ABOUT THIS EXERCISE: Check every line below for the word "variety" and show those that hold it.

Items from a data source
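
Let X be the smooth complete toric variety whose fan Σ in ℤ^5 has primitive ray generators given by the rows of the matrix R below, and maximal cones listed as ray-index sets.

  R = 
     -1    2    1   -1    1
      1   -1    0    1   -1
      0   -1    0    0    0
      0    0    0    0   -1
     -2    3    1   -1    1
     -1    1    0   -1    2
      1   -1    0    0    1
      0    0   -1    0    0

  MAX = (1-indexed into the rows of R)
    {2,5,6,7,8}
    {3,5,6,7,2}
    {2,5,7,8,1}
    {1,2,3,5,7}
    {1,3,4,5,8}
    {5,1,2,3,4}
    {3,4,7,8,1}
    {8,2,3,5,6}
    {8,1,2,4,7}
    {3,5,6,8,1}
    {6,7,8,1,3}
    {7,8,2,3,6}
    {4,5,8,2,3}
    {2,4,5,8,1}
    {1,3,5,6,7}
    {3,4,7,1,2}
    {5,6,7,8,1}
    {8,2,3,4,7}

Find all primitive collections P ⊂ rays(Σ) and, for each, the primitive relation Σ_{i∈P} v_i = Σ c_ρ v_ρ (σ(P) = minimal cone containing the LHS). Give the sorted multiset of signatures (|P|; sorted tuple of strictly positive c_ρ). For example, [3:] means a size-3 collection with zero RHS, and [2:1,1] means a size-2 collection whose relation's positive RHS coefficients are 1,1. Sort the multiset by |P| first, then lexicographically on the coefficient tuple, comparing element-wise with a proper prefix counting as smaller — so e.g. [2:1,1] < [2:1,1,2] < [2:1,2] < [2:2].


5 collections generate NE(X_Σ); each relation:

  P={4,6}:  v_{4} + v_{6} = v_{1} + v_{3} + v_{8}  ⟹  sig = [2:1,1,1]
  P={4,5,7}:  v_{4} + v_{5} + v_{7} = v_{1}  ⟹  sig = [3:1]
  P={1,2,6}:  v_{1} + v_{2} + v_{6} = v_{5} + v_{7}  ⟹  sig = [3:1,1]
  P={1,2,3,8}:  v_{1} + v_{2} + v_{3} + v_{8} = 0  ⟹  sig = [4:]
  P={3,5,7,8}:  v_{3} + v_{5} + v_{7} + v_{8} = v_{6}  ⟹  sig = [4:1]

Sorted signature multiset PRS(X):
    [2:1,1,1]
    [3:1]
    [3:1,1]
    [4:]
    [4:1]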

---

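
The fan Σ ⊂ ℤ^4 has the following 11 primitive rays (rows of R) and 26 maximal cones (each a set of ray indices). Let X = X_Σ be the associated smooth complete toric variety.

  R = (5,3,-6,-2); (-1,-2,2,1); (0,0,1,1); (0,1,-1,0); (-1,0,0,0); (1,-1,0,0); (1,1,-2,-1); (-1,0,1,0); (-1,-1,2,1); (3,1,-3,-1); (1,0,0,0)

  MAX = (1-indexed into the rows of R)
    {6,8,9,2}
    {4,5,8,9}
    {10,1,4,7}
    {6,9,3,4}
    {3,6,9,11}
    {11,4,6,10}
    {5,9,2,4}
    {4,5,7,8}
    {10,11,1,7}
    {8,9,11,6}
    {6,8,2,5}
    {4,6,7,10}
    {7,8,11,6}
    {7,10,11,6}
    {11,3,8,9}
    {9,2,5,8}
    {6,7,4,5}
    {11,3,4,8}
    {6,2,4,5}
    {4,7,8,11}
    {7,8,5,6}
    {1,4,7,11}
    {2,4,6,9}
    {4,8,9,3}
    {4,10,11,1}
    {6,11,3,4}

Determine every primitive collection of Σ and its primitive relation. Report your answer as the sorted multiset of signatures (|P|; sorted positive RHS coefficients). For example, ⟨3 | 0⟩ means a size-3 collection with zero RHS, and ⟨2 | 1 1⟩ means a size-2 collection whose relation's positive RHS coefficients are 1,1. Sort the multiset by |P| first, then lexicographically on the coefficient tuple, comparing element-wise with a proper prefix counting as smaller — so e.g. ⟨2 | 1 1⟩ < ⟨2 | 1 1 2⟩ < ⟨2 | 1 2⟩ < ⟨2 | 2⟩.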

==

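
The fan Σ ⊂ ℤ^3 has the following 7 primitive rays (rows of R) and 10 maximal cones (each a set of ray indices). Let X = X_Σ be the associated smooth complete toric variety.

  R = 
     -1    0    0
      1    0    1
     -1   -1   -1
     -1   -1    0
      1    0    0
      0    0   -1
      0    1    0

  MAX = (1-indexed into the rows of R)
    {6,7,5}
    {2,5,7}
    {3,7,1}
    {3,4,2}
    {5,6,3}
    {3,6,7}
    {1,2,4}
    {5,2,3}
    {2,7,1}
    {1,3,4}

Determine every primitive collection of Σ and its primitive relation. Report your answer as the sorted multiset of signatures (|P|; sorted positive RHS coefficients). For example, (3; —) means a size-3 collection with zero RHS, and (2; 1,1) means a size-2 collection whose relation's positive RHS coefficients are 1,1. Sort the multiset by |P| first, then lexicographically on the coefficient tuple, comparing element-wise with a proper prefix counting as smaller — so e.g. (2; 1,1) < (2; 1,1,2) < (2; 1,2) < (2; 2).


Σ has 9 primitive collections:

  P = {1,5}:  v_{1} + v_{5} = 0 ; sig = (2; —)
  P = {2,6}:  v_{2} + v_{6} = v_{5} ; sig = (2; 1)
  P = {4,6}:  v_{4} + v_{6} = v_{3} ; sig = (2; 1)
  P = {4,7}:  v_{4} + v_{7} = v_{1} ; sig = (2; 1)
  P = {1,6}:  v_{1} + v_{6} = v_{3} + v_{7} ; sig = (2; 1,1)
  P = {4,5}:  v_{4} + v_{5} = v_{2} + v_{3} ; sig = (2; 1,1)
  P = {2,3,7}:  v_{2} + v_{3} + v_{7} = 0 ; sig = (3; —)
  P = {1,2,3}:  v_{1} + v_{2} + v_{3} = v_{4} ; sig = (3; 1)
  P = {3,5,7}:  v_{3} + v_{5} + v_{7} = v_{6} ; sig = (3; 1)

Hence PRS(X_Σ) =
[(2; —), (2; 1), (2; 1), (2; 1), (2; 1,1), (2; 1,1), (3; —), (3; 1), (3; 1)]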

EXERCISE RESPONSE:
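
Let X be the smooth complete toric variety whose fan Σ in ℤ^5 has primitive ray generators given by the rows of the matrix R below, and maximal cones listed as ray-index sets.
The fan Σ ⊂ ℤ^4 has the following 11 primitive rays (rows of R) and 26 maximal cones (each a set of ray indices). Let X = X_Σ be the associated smooth complete toric variety.
The fan Σ ⊂ ℤ^3 has the following 7 primitive rays (rows of R) and 10 maximal cones (each a set of ray indices). Let X = X_Σ be the associated smooth complete toric variety.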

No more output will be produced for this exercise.